Once you reach the line holding "- X equals Y: X", write out that line and every later one exactly, ending with the last line of the data; write nothing else.

• [SOURCE INFORMATION]
[Start of section]

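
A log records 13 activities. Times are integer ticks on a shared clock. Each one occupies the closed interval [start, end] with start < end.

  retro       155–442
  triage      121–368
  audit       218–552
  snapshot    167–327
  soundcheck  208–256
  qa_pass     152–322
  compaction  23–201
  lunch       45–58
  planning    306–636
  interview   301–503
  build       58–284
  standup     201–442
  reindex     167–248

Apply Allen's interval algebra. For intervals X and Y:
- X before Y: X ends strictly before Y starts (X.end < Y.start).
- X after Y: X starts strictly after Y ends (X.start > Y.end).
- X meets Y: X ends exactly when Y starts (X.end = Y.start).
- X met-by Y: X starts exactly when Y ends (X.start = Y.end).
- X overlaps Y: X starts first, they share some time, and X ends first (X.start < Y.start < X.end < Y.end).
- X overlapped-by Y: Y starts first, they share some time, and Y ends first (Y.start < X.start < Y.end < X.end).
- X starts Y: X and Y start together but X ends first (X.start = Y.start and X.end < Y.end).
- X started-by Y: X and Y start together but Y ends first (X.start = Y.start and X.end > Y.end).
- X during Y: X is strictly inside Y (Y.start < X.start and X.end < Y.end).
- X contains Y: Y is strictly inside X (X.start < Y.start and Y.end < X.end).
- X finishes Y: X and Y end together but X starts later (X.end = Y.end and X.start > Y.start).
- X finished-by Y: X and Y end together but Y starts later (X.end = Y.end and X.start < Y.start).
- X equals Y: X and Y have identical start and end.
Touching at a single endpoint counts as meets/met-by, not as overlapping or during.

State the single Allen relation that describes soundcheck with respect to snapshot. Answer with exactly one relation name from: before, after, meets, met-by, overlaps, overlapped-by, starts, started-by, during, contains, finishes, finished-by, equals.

during

soundcheck = [208, 256]; snapshot = [167, 327].
Compare endpoints: soundcheck.start > snapshot.start, soundcheck.start < snapshot.end, soundcheck.end > snapshot.start, soundcheck.end < snapshot.end.
That pattern is 'during'.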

[End of section]

• [TASK ANSWER]
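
- X equals Y: X and Y have identical start and end.
Touching at a single endpoint counts as meets/met-by, not as overlapping or during.

State the single Allen relation that describes soundcheck with respect to snapshot. Answer with exactly one relation name from: before, after, meets, met-by, overlaps, overlapped-by, starts, started-by, during, contains, finishes, finished-by, equals.

during

soundcheck = [208, 256]; snapshot = [167, 327].
Compare endpoints: soundcheck.start > snapshot.start, soundcheck.start < snapshot.end, soundcheck.end > snapshot.start, soundcheck.end < snapshot.end.
That pattern is 'during'.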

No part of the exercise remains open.